## [Work request]
Look at each line below and tally those holding "Present"; answer with that figure and nothing else.

(Saved entries)
════════════════════
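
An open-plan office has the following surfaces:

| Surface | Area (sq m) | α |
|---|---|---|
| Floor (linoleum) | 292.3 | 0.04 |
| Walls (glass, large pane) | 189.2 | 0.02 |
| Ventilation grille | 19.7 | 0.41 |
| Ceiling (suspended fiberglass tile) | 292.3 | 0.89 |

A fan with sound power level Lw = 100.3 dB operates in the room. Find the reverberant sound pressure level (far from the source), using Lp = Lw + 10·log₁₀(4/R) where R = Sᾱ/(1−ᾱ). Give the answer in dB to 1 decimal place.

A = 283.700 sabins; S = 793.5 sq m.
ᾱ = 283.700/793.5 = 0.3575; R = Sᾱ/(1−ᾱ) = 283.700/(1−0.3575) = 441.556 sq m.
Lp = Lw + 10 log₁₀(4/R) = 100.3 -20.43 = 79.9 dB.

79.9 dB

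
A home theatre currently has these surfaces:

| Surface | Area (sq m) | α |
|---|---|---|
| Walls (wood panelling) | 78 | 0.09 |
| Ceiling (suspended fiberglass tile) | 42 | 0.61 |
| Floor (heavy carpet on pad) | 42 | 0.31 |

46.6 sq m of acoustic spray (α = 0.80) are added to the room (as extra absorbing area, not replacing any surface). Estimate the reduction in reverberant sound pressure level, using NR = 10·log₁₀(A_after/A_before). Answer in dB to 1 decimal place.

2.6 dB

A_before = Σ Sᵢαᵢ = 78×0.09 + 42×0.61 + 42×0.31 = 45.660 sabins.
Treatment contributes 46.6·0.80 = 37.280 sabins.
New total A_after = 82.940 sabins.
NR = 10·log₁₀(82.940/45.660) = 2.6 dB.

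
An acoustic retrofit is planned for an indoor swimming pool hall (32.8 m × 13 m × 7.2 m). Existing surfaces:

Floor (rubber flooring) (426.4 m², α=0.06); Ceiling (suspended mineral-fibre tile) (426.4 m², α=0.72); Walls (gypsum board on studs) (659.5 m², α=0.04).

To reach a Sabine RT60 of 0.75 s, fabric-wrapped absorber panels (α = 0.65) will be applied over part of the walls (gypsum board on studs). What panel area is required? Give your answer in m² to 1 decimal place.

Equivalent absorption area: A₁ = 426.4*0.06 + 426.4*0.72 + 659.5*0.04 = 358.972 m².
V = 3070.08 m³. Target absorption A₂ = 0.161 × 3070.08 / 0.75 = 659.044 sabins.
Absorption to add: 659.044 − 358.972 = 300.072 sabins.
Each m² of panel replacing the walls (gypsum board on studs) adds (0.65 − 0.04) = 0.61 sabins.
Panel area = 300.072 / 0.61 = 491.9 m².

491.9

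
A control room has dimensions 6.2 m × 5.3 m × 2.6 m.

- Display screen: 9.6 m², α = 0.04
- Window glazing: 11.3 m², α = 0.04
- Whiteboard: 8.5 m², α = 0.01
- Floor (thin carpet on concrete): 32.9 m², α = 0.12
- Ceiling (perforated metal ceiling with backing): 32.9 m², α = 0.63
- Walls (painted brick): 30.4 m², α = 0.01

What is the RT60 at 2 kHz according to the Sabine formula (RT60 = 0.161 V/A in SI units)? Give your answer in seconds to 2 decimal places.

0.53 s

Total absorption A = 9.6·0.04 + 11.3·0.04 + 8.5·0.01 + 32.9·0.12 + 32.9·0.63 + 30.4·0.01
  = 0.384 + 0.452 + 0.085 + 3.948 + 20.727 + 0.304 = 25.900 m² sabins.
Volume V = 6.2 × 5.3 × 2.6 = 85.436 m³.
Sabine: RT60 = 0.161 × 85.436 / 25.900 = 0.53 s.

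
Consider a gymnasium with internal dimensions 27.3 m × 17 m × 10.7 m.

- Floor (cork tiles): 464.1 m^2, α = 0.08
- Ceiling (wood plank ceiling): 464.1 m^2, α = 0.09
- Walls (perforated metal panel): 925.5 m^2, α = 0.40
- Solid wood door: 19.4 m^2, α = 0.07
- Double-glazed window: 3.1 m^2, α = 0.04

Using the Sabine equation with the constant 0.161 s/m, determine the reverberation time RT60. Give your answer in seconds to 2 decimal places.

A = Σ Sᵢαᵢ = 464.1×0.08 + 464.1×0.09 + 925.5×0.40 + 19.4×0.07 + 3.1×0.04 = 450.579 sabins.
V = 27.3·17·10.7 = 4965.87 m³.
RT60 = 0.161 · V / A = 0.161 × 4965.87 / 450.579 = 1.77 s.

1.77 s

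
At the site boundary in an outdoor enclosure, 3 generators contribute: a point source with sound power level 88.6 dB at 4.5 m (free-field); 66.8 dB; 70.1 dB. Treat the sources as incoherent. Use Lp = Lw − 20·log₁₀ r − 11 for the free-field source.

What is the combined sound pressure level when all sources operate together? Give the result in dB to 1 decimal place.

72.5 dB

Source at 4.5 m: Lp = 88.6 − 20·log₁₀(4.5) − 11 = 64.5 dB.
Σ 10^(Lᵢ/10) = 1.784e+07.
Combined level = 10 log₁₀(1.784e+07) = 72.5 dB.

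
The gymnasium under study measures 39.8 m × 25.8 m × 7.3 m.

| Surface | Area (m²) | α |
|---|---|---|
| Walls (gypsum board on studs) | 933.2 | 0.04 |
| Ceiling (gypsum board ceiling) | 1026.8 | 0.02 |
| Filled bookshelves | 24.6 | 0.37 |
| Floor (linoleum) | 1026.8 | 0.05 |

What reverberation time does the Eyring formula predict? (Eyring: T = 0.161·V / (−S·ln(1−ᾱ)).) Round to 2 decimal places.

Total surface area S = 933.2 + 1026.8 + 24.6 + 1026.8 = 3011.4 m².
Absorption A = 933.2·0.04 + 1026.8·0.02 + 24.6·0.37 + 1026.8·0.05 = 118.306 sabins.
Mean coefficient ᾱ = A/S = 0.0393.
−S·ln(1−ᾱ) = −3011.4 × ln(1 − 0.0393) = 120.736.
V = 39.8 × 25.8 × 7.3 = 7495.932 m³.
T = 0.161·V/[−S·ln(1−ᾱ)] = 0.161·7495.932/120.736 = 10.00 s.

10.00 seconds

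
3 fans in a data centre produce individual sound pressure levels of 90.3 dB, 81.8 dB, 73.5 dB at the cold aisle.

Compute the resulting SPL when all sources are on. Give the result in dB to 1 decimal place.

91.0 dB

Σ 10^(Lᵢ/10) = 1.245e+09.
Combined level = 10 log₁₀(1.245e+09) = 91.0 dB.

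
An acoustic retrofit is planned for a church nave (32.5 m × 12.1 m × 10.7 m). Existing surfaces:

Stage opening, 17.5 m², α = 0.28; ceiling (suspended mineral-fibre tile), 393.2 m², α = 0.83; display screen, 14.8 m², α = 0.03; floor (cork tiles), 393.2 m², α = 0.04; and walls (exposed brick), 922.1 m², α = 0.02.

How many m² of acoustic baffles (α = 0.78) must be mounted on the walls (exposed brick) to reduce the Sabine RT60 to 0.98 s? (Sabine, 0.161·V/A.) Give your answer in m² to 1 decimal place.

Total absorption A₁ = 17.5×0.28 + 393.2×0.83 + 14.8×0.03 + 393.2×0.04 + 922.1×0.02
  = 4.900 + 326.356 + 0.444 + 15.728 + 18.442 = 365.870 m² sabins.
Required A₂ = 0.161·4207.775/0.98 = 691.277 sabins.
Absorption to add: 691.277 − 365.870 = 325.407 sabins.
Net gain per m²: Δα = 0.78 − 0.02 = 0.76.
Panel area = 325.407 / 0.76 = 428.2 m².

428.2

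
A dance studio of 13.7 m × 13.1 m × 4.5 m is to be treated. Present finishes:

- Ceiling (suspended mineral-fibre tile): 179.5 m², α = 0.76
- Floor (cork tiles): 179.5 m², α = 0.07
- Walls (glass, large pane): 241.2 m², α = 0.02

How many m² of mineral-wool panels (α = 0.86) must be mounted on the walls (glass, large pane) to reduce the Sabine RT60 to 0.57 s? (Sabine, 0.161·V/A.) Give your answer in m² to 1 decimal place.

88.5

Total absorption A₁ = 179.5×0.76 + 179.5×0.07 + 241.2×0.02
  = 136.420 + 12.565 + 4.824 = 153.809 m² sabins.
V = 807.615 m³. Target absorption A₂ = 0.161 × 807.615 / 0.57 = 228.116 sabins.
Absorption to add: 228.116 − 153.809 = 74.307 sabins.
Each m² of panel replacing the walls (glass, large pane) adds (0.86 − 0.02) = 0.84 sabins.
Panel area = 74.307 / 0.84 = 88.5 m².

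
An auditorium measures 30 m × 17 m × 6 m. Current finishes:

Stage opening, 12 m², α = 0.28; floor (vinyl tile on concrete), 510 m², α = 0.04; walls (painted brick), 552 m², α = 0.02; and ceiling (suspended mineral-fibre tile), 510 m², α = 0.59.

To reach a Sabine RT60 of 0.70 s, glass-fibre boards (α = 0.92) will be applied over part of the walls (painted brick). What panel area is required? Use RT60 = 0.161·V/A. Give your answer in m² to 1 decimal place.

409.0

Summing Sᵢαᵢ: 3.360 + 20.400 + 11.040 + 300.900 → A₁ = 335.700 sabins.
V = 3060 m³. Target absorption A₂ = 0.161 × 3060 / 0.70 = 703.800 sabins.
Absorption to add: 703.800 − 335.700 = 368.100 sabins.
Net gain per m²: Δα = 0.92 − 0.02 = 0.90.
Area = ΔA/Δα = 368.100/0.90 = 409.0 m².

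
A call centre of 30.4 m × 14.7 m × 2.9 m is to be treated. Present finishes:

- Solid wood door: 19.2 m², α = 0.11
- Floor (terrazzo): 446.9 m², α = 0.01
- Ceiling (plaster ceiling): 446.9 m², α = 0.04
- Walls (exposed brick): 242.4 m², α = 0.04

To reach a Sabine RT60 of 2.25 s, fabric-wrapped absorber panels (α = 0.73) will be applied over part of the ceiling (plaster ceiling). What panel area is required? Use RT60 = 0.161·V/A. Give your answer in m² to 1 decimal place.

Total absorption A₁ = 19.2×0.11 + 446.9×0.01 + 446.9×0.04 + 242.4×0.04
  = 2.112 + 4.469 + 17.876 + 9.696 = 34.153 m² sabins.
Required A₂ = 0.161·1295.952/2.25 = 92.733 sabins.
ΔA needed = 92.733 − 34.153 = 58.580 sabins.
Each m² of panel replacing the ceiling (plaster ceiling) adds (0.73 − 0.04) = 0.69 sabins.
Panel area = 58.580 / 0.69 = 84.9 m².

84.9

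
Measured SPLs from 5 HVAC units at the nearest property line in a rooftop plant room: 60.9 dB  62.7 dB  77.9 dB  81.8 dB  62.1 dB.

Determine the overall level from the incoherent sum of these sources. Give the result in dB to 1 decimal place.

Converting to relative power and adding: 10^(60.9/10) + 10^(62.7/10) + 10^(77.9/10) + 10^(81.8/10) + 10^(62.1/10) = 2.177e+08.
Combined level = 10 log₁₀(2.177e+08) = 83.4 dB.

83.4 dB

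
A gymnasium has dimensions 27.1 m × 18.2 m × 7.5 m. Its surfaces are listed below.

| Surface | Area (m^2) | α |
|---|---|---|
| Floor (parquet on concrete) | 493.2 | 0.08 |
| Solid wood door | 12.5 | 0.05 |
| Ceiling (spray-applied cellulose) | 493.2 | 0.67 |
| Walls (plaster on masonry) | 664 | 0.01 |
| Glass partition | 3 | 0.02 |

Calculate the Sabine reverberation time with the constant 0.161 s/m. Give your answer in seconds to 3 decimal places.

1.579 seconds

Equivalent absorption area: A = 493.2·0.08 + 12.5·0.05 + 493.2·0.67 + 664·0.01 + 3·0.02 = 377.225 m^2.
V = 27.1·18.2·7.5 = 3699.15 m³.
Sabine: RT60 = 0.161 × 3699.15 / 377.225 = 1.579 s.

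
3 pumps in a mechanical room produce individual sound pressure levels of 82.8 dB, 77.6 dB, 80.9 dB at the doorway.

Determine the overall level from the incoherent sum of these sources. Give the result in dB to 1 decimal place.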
════════════════════
## [Answer section]
2